EXCERPTED DATA:
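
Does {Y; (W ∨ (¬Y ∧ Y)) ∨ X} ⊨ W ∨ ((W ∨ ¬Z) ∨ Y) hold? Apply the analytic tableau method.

Yes

Initial set: {T Y; T ((W ∨ (¬Y ∧ Y)) ∨ X); F (W ∨ ((W ∨ ¬Z) ∨ Y))}.
F (W ∨ ((W ∨ ¬Z) ∨ Y)): α-rule — add F W, F ((W ∨ ¬Z) ∨ Y).
F ((W ∨ ¬Z) ∨ Y): α-rule — add F (W ∨ ¬Z), F Y.
× closes — contains both Y and ¬Y.
All 1 branch closes.
Every branch closed, so the premises entail the conclusion.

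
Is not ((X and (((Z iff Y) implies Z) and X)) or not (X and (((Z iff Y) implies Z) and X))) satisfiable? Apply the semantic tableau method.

Initial set: {not ((X and (((Z iff Y) implies Z) and X)) or not (X and (((Z iff Y) implies Z) and X)))}.
not ((X and (((Z iff Y) implies Z) and X)) or not (X and (((Z iff Y) implies Z) and X))): α-rule — add not (X and (((Z iff Y) implies Z) and X)), not not (X and (((Z iff Y) implies Z) and X)).
not not (X and (((Z iff Y) implies Z) and X)): α-rule — add X, (((Z iff Y) implies Z) and X).
(((Z iff Y) implies Z) and X): α-rule — add ((Z iff Y) implies Z), X.
not (X and (((Z iff Y) implies Z) and X)): β-rule — branch into not X  //  not (((Z iff Y) implies Z) and X).
  branch 1 (add not X):
    × closes — contains both X and not X.
  branch 2 (add not (((Z iff Y) implies Z) and X)):
    ((Z iff Y) implies Z): β-rule — branch into not (Z iff Y)  //  Z.
      branch 2.1 (add not (Z iff Y)):
        not (((Z iff Y) implies Z) and X): β-rule — branch into not ((Z iff Y) implies Z)  //  not X.
          branch 2.1.1 (add not ((Z iff Y) implies Z)):
            not ((Z iff Y) implies Z): α-rule — add (Z iff Y), not Z.
            not (Z iff Y): β-rule — branch into Z, not Y  //  not Z, Y.
              branch 2.1.1.1 (add Z, not Y):
                × closes — contains both Z and not Z.
              branch 2.1.1.2 (add not Z, Y):
                (Z iff Y): β-rule — branch into Z, Y  //  not Z, not Y.
                  branch 2.1.1.2.1 (add Z, Y):
                    × closes — contains both Z and not Z.
                  branch 2.1.1.2.2 (add not Z, not Y):
                    × closes — contains both Y and not Y.
          branch 2.1.2 (add not X):
            × closes — contains both X and not X.
      branch 2.2 (add Z):
        not (((Z iff Y) implies Z) and X): β-rule — branch into not ((Z iff Y) implies Z)  //  not X.
          branch 2.2.1 (add not ((Z iff Y) implies Z)):
            not ((Z iff Y) implies Z): α-rule — add (Z iff Y), not Z.
            × closes — contains both Z and not Z.
          branch 2.2.2 (add not X):
            × closes — contains both X and not X.
All 7 branches close.
Every branch closed; the formula is unsatisfiable.

Unsatisfiable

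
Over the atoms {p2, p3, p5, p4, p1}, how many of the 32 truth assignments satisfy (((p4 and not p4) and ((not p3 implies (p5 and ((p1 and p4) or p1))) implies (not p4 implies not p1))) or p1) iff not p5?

Initial set: {((((p4 and not p4) and ((not p3 implies (p5 and ((p1 and p4) or p1))) implies (not p4 implies not p1))) or p1) iff not p5)}.
((((p4 and not p4) and ((not p3 implies (p5 and ((p1 and p4) or p1))) implies (not p4 implies not p1))) or p1) iff not p5): β-rule — branch into (((p4 and not p4) and ((not p3 implies (p5 and ((p1 and p4) or p1))) implies (not p4 implies not p1))) or p1), not p5  //  not (((p4 and not p4) and ((not p3 implies (p5 and ((p1 and p4) or p1))) implies (not p4 implies not p1))) or p1), not not p5.
  branch 1 (add (((p4 and not p4) and ((not p3 implies (p5 and ((p1 and p4) or p1))) implies (not p4 implies not p1))) or p1), not p5):
    (((p4 and not p4) and ((not p3 implies (p5 and ((p1 and p4) or p1))) implies (not p4 implies not p1))) or p1): β-rule — branch into ((p4 and not p4) and ((not p3 implies (p5 and ((p1 and p4) or p1))) implies (not p4 implies not p1)))  //  p1.
      branch 1.1 (add ((p4 and not p4) and ((not p3 implies (p5 and ((p1 and p4) or p1))) implies (not p4 implies not p1)))):
        ((p4 and not p4) and ((not p3 implies (p5 and ((p1 and p4) or p1))) implies (not p4 implies not p1))): α-rule — add (p4 and not p4), ((not p3 implies (p5 and ((p1 and p4) or p1))) implies (not p4 implies not p1)).
        (p4 and not p4): α-rule — add p4, not p4.
        × closes — contains both p4 and not p4.
      branch 1.2 (add p1):
        ○ open, literals {p1=T, p5=F}.
  branch 2 (add not (((p4 and not p4) and ((not p3 implies (p5 and ((p1 and p4) or p1))) implies (not p4 implies not p1))) or p1), not not p5):
    not (((p4 and not p4) and ((not p3 implies (p5 and ((p1 and p4) or p1))) implies (not p4 implies not p1))) or p1): α-rule — add not ((p4 and not p4) and ((not p3 implies (p5 and ((p1 and p4) or p1))) implies (not p4 implies not p1))), not p1.
    not ((p4 and not p4) and ((not p3 implies (p5 and ((p1 and p4) or p1))) implies (not p4 implies not p1))): β-rule — branch into not (p4 and not p4)  //  not ((not p3 implies (p5 and ((p1 and p4) or p1))) implies (not p4 implies not p1)).
      branch 2.1 (add not (p4 and not p4)):
        not (p4 and not p4): β-rule — branch into not p4  //  not not p4.
          branch 2.1.1 (add not p4):
            ○ open, literals {p1=F, p4=F, p5=T}.
          branch 2.1.2 (add not not p4):
            ○ open, literals {p1=F, p4=T, p5=T}.
      branch 2.2 (add not ((not p3 implies (p5 and ((p1 and p4) or p1))) implies (not p4 implies not p1))):
        not ((not p3 implies (p5 and ((p1 and p4) or p1))) implies (not p4 implies not p1)): α-rule — add (not p3 implies (p5 and ((p1 and p4) or p1))), not (not p4 implies not p1).
        not (not p4 implies not p1): α-rule — add not p4, not not p1.
        × closes — contains both p1 and not p1.
2 branches closed, 3 open.
Each open branch fixes some atoms; the unmentioned ones are free. Counting distinct full assignments: branch {p1=T, p5=F} (p2, p3, p4) contributes 8 new; branch {p1=F, p4=F, p5=T} (p2, p3) contributes 4 new; branch {p1=F, p4=T, p5=T} (p2, p3) contributes 4 new. Total: 16.

16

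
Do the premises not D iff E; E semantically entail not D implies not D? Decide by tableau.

Initial set: {(not D iff E); E; not (not D implies not D)}.
not (not D implies not D): α-rule — add not D, not not D.
× closes — contains both D and not D.
All 1 branch closes.
Every branch closed, so the premises entail the conclusion.

Yes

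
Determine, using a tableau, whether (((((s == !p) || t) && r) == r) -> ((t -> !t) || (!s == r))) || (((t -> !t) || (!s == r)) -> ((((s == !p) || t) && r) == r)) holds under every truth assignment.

Valid

Assume the negation and expand:
Initial set: {F ((((((s == !p) || t) && r) == r) -> ((t -> !t) || (!s == r))) || (((t -> !t) || (!s == r)) -> ((((s == !p) || t) && r) == r)))}.
F ((((((s == !p) || t) && r) == r) -> ((t -> !t) || (!s == r))) || (((t -> !t) || (!s == r)) -> ((((s == !p) || t) && r) == r))): α-rule — add F (((((s == !p) || t) && r) == r) -> ((t -> !t) || (!s == r))), F (((t -> !t) || (!s == r)) -> ((((s == !p) || t) && r) == r)).
F (((((s == !p) || t) && r) == r) -> ((t -> !t) || (!s == r))): α-rule — add T ((((s == !p) || t) && r) == r), F ((t -> !t) || (!s == r)).
F (((t -> !t) || (!s == r)) -> ((((s == !p) || t) && r) == r)): α-rule — add T ((t -> !t) || (!s == r)), F ((((s == !p) || t) && r) == r).
F ((t -> !t) || (!s == r)): α-rule — add F (t -> !t), F (!s == r).
F (t -> !t): α-rule — add T t, F !t.
T ((((s == !p) || t) && r) == r): β-rule — branch into T (((s == !p) || t) && r), T r  //  F (((s == !p) || t) && r), F r.
  branch 1 (add T (((s == !p) || t) && r), T r):
    T (((s == !p) || t) && r): α-rule — add T ((s == !p) || t), T r.
    T ((t -> !t) || (!s == r)): β-rule — branch into T (t -> !t)  //  T (!s == r).
      branch 1.1 (add T (t -> !t)):
        F ((((s == !p) || t) && r) == r): β-rule — branch into T (((s == !p) || t) && r), F r  //  F (((s == !p) || t) && r), T r.
          branch 1.1.1 (add T (((s == !p) || t) && r), F r):
            × closes — contains both r and !r.
          branch 1.1.2 (add F (((s == !p) || t) && r), T r):
            F (!s == r): β-rule — branch into T !s, F r  //  F !s, T r.
              branch 1.1.2.1 (add T !s, F r):
                × closes — contains both r and !r.
              branch 1.1.2.2 (add F !s, T r):
                T ((s == !p) || t): β-rule — branch into T (s == !p)  //  T t.
                  branch 1.1.2.2.1 (add T (s == !p)):
                    T (t -> !t): β-rule — branch into F t  //  T !t.
                      branch 1.1.2.2.1.1 (add F t):
                        × closes — contains both t and !t.
                      branch 1.1.2.2.1.2 (add T !t):
                        × closes — contains both t and !t.
                  branch 1.1.2.2.2 (add T t):
                    T (t -> !t): β-rule — branch into F t  //  T !t.
                      branch 1.1.2.2.2.1 (add F t):
                        × closes — contains both t and !t.
                      branch 1.1.2.2.2.2 (add T !t):
                        × closes — contains both t and !t.
      branch 1.2 (add T (!s == r)):
        F ((((s == !p) || t) && r) == r): β-rule — branch into T (((s == !p) || t) && r), F r  //  F (((s == !p) || t) && r), T r.
          branch 1.2.1 (add T (((s == !p) || t) && r), F r):
            × closes — contains both r and !r.
          branch 1.2.2 (add F (((s == !p) || t) && r), T r):
            F (!s == r): β-rule — branch into T !s, F r  //  F !s, T r.
              branch 1.2.2.1 (add T !s, F r):
                × closes — contains both r and !r.
              branch 1.2.2.2 (add F !s, T r):
                T ((s == !p) || t): β-rule — branch into T (s == !p)  //  T t.
                  branch 1.2.2.2.1 (add T (s == !p)):
                    T (!s == r): β-rule — branch into T !s, T r  //  F !s, F r.
                      branch 1.2.2.2.1.1 (add T !s, T r):
                        × closes — contains both s and !s.
                      branch 1.2.2.2.1.2 (add F !s, F r):
                        × closes — contains both r and !r.
                  branch 1.2.2.2.2 (add T t):
                    T (!s == r): β-rule — branch into T !s, T r  //  F !s, F r.
                      branch 1.2.2.2.2.1 (add T !s, T r):
                        × closes — contains both s and !s.
                      branch 1.2.2.2.2.2 (add F !s, F r):
                        × closes — contains both r and !r.
  branch 2 (add F (((s == !p) || t) && r), F r):
    T ((t -> !t) || (!s == r)): β-rule — branch into T (t -> !t)  //  T (!s == r).
      branch 2.1 (add T (t -> !t)):
        F ((((s == !p) || t) && r) == r): β-rule — branch into T (((s == !p) || t) && r), F r  //  F (((s == !p) || t) && r), T r.
          branch 2.1.1 (add T (((s == !p) || t) && r), F r):
            T (((s == !p) || t) && r): α-rule — add T ((s == !p) || t), T r.
            × closes — contains both r and !r.
          branch 2.1.2 (add F (((s == !p) || t) && r), T r):
            × closes — contains both r and !r.
      branch 2.2 (add T (!s == r)):
        F ((((s == !p) || t) && r) == r): β-rule — branch into T (((s == !p) || t) && r), F r  //  F (((s == !p) || t) && r), T r.
          branch 2.2.1 (add T (((s == !p) || t) && r), F r):
            T (((s == !p) || t) && r): α-rule — add T ((s == !p) || t), T r.
            × closes — contains both r and !r.
          branch 2.2.2 (add F (((s == !p) || t) && r), T r):
            × closes — contains both r and !r.
All 16 branches close.
Every branch closed, so the negation is unsatisfiable and the formula is valid.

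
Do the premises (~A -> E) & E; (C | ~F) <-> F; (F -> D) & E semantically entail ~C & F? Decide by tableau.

Initial set: {T ((~A -> E) & E); T ((C | ~F) <-> F); T ((F -> D) & E); F (~C & F)}.
T ((~A -> E) & E): α-rule — add T (~A -> E), T E.
T ((F -> D) & E): α-rule — add T (F -> D), T E.
T ((C | ~F) <-> F): β-rule — branch into T (C | ~F), T F  //  F (C | ~F), F F.
  branch 1 (add T (C | ~F), T F):
    F (~C & F): β-rule — branch into F ~C  //  F F.
      branch 1.1 (add F ~C):
        T (~A -> E): β-rule — branch into F ~A  //  T E.
          branch 1.1.1 (add F ~A):
            T (F -> D): β-rule — branch into F F  //  T D.
              branch 1.1.1.1 (add F F):
                × closes — contains both F and ~F.
              branch 1.1.1.2 (add T D):
                T (C | ~F): β-rule — branch into T C  //  T ~F.
                  branch 1.1.1.2.1 (add T C):
                    ○ open, literals {A=T, C=T, D=T, E=T, F=T}.
                  branch 1.1.1.2.2 (add T ~F):
                    × closes — contains both F and ~F.
          branch 1.1.2 (add T E):
            T (F -> D): β-rule — branch into F F  //  T D.
              branch 1.1.2.1 (add F F):
                × closes — contains both F and ~F.
              branch 1.1.2.2 (add T D):
                T (C | ~F): β-rule — branch into T C  //  T ~F.
                  branch 1.1.2.2.1 (add T C):
                    ○ open, literals {C=T, D=T, E=T, F=T}.
                  branch 1.1.2.2.2 (add T ~F):
                    × closes — contains both F and ~F.
      branch 1.2 (add F F):
        × closes — contains both F and ~F.
  branch 2 (add F (C | ~F), F F):
    F (C | ~F): α-rule — add F C, F ~F.
    × closes — contains both F and ~F.
6 branches closed, 2 open.
An open branch gives a countermodel: A=T, C=T, D=T, E=T, F=T (unmentioned atoms arbitrary); the premises hold there but the conclusion fails.

No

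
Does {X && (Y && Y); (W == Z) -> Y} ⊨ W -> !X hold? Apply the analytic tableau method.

Initial set: {(X && (Y && Y)); ((W == Z) -> Y); !(W -> !X)}.
(X && (Y && Y)): α-rule — add X, (Y && Y).
!(W -> !X): α-rule — add W, !!X.
(Y && Y): α-rule — add Y, Y.
((W == Z) -> Y): β-rule — branch into !(W == Z)  //  Y.
  branch 1 (add !(W == Z)):
    !(W == Z): β-rule — branch into W, !Z  //  !W, Z.
      branch 1.1 (add W, !Z):
        ○ open, literals {W=1, X=1, Y=1, Z=0}.
      branch 1.2 (add !W, Z):
        × closes — contains both W and !W.
  branch 2 (add Y):
    ○ open, literals {W=1, X=1, Y=1}.
1 branch closed, 2 open.
An open branch gives a countermodel: W=1, X=1, Y=1, Z=0 (unmentioned atoms arbitrary); the premises hold there but the conclusion fails.

No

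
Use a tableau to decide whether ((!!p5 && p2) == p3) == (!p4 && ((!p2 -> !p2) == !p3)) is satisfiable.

Initial set: {(((!!p5 && p2) == p3) == (!p4 && ((!p2 -> !p2) == !p3)))}.
(((!!p5 && p2) == p3) == (!p4 && ((!p2 -> !p2) == !p3))): β-rule — branch into ((!!p5 && p2) == p3), (!p4 && ((!p2 -> !p2) == !p3))  //  !((!!p5 && p2) == p3), !(!p4 && ((!p2 -> !p2) == !p3)).
  branch 1 (add ((!!p5 && p2) == p3), (!p4 && ((!p2 -> !p2) == !p3))):
    (!p4 && ((!p2 -> !p2) == !p3)): α-rule — add !p4, ((!p2 -> !p2) == !p3).
    ((!!p5 && p2) == p3): β-rule — branch into (!!p5 && p2), p3  //  !(!!p5 && p2), !p3.
      branch 1.1 (add (!!p5 && p2), p3):
        (!!p5 && p2): α-rule — add !!p5, p2.
        !!p5: drop double negation, giving p5.
        ((!p2 -> !p2) == !p3): β-rule — branch into (!p2 -> !p2), !p3  //  !(!p2 -> !p2), !!p3.
          branch 1.1.1 (add (!p2 -> !p2), !p3):
            × closes — contains both p3 and !p3.
          branch 1.1.2 (add !(!p2 -> !p2), !!p3):
            !(!p2 -> !p2): α-rule — add !p2, !!p2.
            × closes — contains both p2 and !p2.
      branch 1.2 (add !(!!p5 && p2), !p3):
        ((!p2 -> !p2) == !p3): β-rule — branch into (!p2 -> !p2), !p3  //  !(!p2 -> !p2), !!p3.
          branch 1.2.1 (add (!p2 -> !p2), !p3):
            !(!!p5 && p2): β-rule — branch into !!!p5  //  !p2.
              branch 1.2.1.1 (add !!!p5):
                !!!p5: drop double negation, giving !p5.
                (!p2 -> !p2): β-rule — branch into !!p2  //  !p2.
                  branch 1.2.1.1.1 (add !!p2):
                    ○ open, literals {p2=1, p3=0, p4=0, p5=0}.
                  branch 1.2.1.1.2 (add !p2):
                    ○ open, literals {p2=0, p3=0, p4=0, p5=0}.
              branch 1.2.1.2 (add !p2):
                (!p2 -> !p2): β-rule — branch into !!p2  //  !p2.
                  branch 1.2.1.2.1 (add !!p2):
                    × closes — contains both p2 and !p2.
                  branch 1.2.1.2.2 (add !p2):
                    ○ open, literals {p2=0, p3=0, p4=0}.
          branch 1.2.2 (add !(!p2 -> !p2), !!p3):
            × closes — contains both p3 and !p3.
  branch 2 (add !((!!p5 && p2) == p3), !(!p4 && ((!p2 -> !p2) == !p3))):
    !((!!p5 && p2) == p3): β-rule — branch into (!!p5 && p2), !p3  //  !(!!p5 && p2), p3.
      branch 2.1 (add (!!p5 && p2), !p3):
        (!!p5 && p2): α-rule — add !!p5, p2.
        !!p5: drop double negation, giving p5.
        !(!p4 && ((!p2 -> !p2) == !p3)): β-rule — branch into !!p4  //  !((!p2 -> !p2) == !p3).
          branch 2.1.1 (add !!p4):
            ○ open, literals {p2=1, p3=0, p4=1, p5=1}.
          branch 2.1.2 (add !((!p2 -> !p2) == !p3)):
            !((!p2 -> !p2) == !p3): β-rule — branch into (!p2 -> !p2), !!p3  //  !(!p2 -> !p2), !p3.
              branch 2.1.2.1 (add (!p2 -> !p2), !!p3):
                × closes — contains both p3 and !p3.
              branch 2.1.2.2 (add !(!p2 -> !p2), !p3):
                !(!p2 -> !p2): α-rule — add !p2, !!p2.
                × closes — contains both p2 and !p2.
      branch 2.2 (add !(!!p5 && p2), p3):
        !(!p4 && ((!p2 -> !p2) == !p3)): β-rule — branch into !!p4  //  !((!p2 -> !p2) == !p3).
          branch 2.2.1 (add !!p4):
            !(!!p5 && p2): β-rule — branch into !!!p5  //  !p2.
              branch 2.2.1.1 (add !!!p5):
                !!!p5: drop double negation, giving !p5.
                ○ open, literals {p3=1, p4=1, p5=0}.
              branch 2.2.1.2 (add !p2):
                ○ open, literals {p2=0, p3=1, p4=1}.
          branch 2.2.2 (add !((!p2 -> !p2) == !p3)):
            !(!!p5 && p2): β-rule — branch into !!!p5  //  !p2.
              branch 2.2.2.1 (add !!!p5):
                !!!p5: drop double negation, giving !p5.
                !((!p2 -> !p2) == !p3): β-rule — branch into (!p2 -> !p2), !!p3  //  !(!p2 -> !p2), !p3.
                  branch 2.2.2.1.1 (add (!p2 -> !p2), !!p3):
                    (!p2 -> !p2): β-rule — branch into !!p2  //  !p2.
                      branch 2.2.2.1.1.1 (add !!p2):
                        ○ open, literals {p2=1, p3=1, p5=0}.
                      branch 2.2.2.1.1.2 (add !p2):
                        ○ open, literals {p2=0, p3=1, p5=0}.
                  branch 2.2.2.1.2 (add !(!p2 -> !p2), !p3):
                    × closes — contains both p3 and !p3.
              branch 2.2.2.2 (add !p2):
                !((!p2 -> !p2) == !p3): β-rule — branch into (!p2 -> !p2), !!p3  //  !(!p2 -> !p2), !p3.
                  branch 2.2.2.2.1 (add (!p2 -> !p2), !!p3):
                    (!p2 -> !p2): β-rule — branch into !!p2  //  !p2.
                      branch 2.2.2.2.1.1 (add !!p2):
                        × closes — contains both p2 and !p2.
                      branch 2.2.2.2.1.2 (add !p2):
                        ○ open, literals {p2=0, p3=1}.
                  branch 2.2.2.2.2 (add !(!p2 -> !p2), !p3):
                    × closes — contains both p3 and !p3.
9 branches closed, 9 open.
An open branch gives a satisfying assignment: p2=1, p3=0, p4=0, p5=0.

Satisfiable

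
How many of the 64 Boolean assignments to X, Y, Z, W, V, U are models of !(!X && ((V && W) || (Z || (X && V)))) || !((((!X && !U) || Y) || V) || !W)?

45

Initial set: {(!(!X && ((V && W) || (Z || (X && V)))) || !((((!X && !U) || Y) || V) || !W))}.
(!(!X && ((V && W) || (Z || (X && V)))) || !((((!X && !U) || Y) || V) || !W)): β-rule — branch into !(!X && ((V && W) || (Z || (X && V))))  //  !((((!X && !U) || Y) || V) || !W).
  branch 1 (add !(!X && ((V && W) || (Z || (X && V))))):
    !(!X && ((V && W) || (Z || (X && V)))): β-rule — branch into !!X  //  !((V && W) || (Z || (X && V))).
      branch 1.1 (add !!X):
        ○ open, literals {X=true}.
      branch 1.2 (add !((V && W) || (Z || (X && V)))):
        !((V && W) || (Z || (X && V))): α-rule — add !(V && W), !(Z || (X && V)).
        !(Z || (X && V)): α-rule — add !Z, !(X && V).
        !(V && W): β-rule — branch into !V  //  !W.
          branch 1.2.1 (add !V):
            !(X && V): β-rule — branch into !X  //  !V.
              branch 1.2.1.1 (add !X):
                ○ open, literals {V=false, X=false, Z=false}.
              branch 1.2.1.2 (add !V):
                ○ open, literals {V=false, Z=false}.
          branch 1.2.2 (add !W):
            !(X && V): β-rule — branch into !X  //  !V.
              branch 1.2.2.1 (add !X):
                ○ open, literals {W=false, X=false, Z=false}.
              branch 1.2.2.2 (add !V):
                ○ open, literals {V=false, W=false, Z=false}.
  branch 2 (add !((((!X && !U) || Y) || V) || !W)):
    !((((!X && !U) || Y) || V) || !W): α-rule — add !(((!X && !U) || Y) || V), !!W.
    !(((!X && !U) || Y) || V): α-rule — add !((!X && !U) || Y), !V.
    !((!X && !U) || Y): α-rule — add !(!X && !U), !Y.
    !(!X && !U): β-rule — branch into !!X  //  !!U.
      branch 2.1 (add !!X):
        ○ open, literals {V=false, W=true, X=true, Y=false}.
      branch 2.2 (add !!U):
        ○ open, literals {U=true, V=false, W=true, Y=false}.
0 branches closed, 7 open.
Each open branch fixes some atoms; the unmentioned ones are free. Counting distinct full assignments: branch {X=true} (Y, Z, W, V, U) contributes 32 new; branch {V=false, X=false, Z=false} (Y, W, U) contributes 8 new; branch {V=false, Z=false} (X, Y, W, U) contributes 0 new; branch {W=false, X=false, Z=false} (Y, V, U) contributes 4 new; branch {V=false, W=false, Z=false} (X, Y, U) contributes 0 new; branch {V=false, W=true, X=true, Y=false} (Z, U) contributes 0 new; branch {U=true, V=false, W=true, Y=false} (X, Z) contributes 1 new. Total: 45.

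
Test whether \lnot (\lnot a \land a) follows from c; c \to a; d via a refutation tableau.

Initial set: {c; (c \to a); d; \lnot \lnot (\lnot a \land a)}.
\lnot \lnot (\lnot a \land a): α-rule — add \lnot a, a.
× closes — contains both a and \lnot a.
All 1 branch closes.
Every branch closed, so the premises entail the conclusion.

Yes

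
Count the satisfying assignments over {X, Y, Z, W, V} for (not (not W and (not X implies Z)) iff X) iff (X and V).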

EXERCISE PROMPT: Only lines holding the word "formula" are wanted; list them all from the material.

WRITTEN RESPONSE:
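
Every branch closed; the formula is unsatisfiable.
Every branch closed, so the negation is unsatisfiable and the formula is valid.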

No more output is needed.